• TASK INSTRUCTIONS: Go through the records below and return each line that has "Consider" in it.

Stored data entries:
----

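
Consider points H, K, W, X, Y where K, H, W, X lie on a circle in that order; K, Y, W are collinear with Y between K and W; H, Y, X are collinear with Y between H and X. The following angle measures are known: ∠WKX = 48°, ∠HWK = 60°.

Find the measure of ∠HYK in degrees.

∠HYK = 108°

1. ∠WHX = 48°  [same arc WX]
2. ∠HYW = 72°  [△HYW]
3. ∠HYK = 108°  [linear pair at Y on KW]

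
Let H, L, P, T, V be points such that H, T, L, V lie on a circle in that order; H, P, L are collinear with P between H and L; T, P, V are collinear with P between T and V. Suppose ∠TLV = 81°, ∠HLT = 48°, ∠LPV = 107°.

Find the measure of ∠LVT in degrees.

∠LVT = 40°

1. ∠THV = 99°  [cyclic HTLV, opposite ∠H+∠L]
2. ∠HVT = 48°  [same arc HT]
3. ∠HPT = 107°  [vertical angles at P]
4. ∠HTV = 33°  [△HTV]
5. ∠LHT = 40°  [△HPT]
6. ∠LVT = 40°  [same arc TL]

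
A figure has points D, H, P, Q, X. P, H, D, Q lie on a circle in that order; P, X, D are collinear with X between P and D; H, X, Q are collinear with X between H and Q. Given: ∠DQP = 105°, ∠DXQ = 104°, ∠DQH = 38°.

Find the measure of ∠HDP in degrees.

1. ∠DHP = 75°  [cyclic PHDQ, opposite ∠H+∠Q]
2. ∠DPH = 38°  [same arc HD]
3. ∠HDP = 67°  [△PHD]

∠HDP = 67°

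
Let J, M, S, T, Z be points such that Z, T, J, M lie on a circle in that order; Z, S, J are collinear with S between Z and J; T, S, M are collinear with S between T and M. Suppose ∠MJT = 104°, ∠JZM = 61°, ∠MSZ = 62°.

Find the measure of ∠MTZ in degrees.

∠MTZ = 47°

1. ∠MZT = 76°  [cyclic ZTJM, opposite ∠Z+∠J]
2. ∠TMZ = 57°  [△ZSM]
3. ∠MTZ = 47°  [△ZTM]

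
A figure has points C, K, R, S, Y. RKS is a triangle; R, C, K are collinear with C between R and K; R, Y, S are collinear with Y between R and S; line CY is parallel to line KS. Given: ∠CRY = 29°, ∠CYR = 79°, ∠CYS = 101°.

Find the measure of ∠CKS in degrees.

1. ∠RCY = 72°  [△RCY]
2. ∠KCY = 108°  [linear pair at C on RK]
3. ∠CKS = 72°  [CY∥KS, co-interior at K–C]

∠CKS = 72°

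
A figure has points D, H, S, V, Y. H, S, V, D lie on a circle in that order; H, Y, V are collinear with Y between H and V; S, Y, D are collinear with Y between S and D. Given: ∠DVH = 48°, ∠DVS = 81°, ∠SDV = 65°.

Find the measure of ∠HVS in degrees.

1. ∠DSH = 48°  [same arc HD]
2. ∠DHS = 99°  [cyclic HSVD, opposite ∠H+∠V]
3. ∠HDS = 33°  [△HSD]
4. ∠HVS = 33°  [same arc HS]

∠HVS = 33°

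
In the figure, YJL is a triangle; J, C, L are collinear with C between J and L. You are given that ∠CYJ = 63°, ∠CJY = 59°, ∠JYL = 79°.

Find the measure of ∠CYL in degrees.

1. ∠JCY = 58°  [△YJC]
2. ∠LJY = 59°  [C on ray JL]
3. ∠JLY = 42°  [△YJL]
4. ∠LCY = 122°  [linear pair at C on JL]
5. ∠CLY = 42°  [C on ray LJ]
6. ∠CYL = 16°  [△YCL]

∠CYL = 16°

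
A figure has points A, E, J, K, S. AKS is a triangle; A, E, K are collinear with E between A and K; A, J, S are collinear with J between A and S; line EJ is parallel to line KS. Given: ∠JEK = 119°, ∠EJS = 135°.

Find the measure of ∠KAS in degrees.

1. ∠AEJ = 61°  [linear pair at E on AK]
2. ∠AJE = 45°  [linear pair at J on AS]
3. ∠EAJ = 74°  [△AEJ]
4. ∠KAS = 74°  [E on AK, J on AS]

∠KAS = 74°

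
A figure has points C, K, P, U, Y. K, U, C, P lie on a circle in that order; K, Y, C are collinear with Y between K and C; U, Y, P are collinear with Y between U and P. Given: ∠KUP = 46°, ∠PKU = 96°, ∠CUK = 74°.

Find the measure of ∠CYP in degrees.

∠CYP = 66°

1. ∠KCP = 46°  [same arc KP]
2. ∠KPU = 38°  [△KUP]
3. ∠CPK = 106°  [cyclic KUCP, opposite ∠U+∠P]
4. ∠CKP = 28°  [△KCP]
5. ∠KYP = 114°  [△KYP]
6. ∠CYP = 66°  [linear pair at Y on KC]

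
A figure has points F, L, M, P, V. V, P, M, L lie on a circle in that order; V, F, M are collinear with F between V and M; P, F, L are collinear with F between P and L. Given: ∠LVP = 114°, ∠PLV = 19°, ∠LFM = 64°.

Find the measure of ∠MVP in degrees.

1. ∠LPV = 47°  [△VPL]
2. ∠PFV = 64°  [vertical angles at F]
3. ∠MVP = 69°  [△VFP]

∠MVP = 69°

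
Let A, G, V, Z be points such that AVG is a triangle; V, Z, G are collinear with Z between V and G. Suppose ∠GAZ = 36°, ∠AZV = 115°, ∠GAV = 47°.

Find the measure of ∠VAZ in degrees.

∠VAZ = 11°

1. ∠AZG = 65°  [linear pair at Z on VG]
2. ∠AGZ = 79°  [△AZG]
3. ∠AGV = 79°  [Z on ray GV]
4. ∠AVG = 54°  [△AVG]
5. ∠AVZ = 54°  [Z on ray VG]
6. ∠VAZ = 11°  [△AVZ]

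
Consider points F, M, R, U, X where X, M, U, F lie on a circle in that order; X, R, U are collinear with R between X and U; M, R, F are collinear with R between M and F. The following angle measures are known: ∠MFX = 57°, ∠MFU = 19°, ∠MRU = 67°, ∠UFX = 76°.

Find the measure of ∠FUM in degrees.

∠FUM = 105°

1. ∠MUX = 57°  [same arc XM]
2. ∠FMU = 56°  [△MRU]
3. ∠FUM = 105°  [△MUF]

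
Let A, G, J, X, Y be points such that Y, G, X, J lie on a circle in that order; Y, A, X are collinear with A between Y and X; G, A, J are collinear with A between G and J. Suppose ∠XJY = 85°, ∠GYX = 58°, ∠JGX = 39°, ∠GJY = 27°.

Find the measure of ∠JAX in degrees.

∠JAX = 66°

1. ∠JYX = 39°  [same arc XJ]
2. ∠JAY = 114°  [△YAJ]
3. ∠JAX = 66°  [linear pair at A on YX]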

----

• ANSWER BOX:
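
Consider points H, K, W, X, Y where K, H, W, X lie on a circle in that order; K, Y, W are collinear with Y between K and W; H, Y, X are collinear with Y between H and X. The following angle measures are known: ∠WKX = 48°, ∠HWK = 60°.
Consider points F, M, R, U, X where X, M, U, F lie on a circle in that order; X, R, U are collinear with R between X and U; M, R, F are collinear with R between M and F. The following angle measures are known: ∠MFX = 57°, ∠MFU = 19°, ∠MRU = 67°, ∠UFX = 76°.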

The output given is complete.